*What is needed*: Give the data again in its entirety, exactly as provided.

*Data provided*:
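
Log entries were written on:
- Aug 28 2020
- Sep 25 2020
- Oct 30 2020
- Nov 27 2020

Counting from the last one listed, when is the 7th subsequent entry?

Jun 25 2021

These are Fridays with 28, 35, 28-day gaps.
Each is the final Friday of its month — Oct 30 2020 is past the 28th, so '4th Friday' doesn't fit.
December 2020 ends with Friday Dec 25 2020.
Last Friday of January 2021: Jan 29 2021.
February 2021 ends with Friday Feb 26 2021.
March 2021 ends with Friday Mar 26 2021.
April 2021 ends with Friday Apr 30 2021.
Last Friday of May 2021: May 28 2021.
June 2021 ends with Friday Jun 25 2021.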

*Your response*:
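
Log entries were written on:
- Aug 28 2020
- Sep 25 2020
- Oct 30 2020
- Nov 27 2020

Counting from the last one listed, when is the 7th subsequent entry?

Jun 25 2021

These are Fridays with 28, 35, 28-day gaps.
Each is the final Friday of its month — Oct 30 2020 is past the 28th, so '4th Friday' doesn't fit.
December 2020 ends with Friday Dec 25 2020.
Last Friday of January 2021: Jan 29 2021.
February 2021 ends with Friday Feb 26 2021.
March 2021 ends with Friday Mar 26 2021.
April 2021 ends with Friday Apr 30 2021.
Last Friday of May 2021: May 28 2021.
June 2021 ends with Friday Jun 25 2021.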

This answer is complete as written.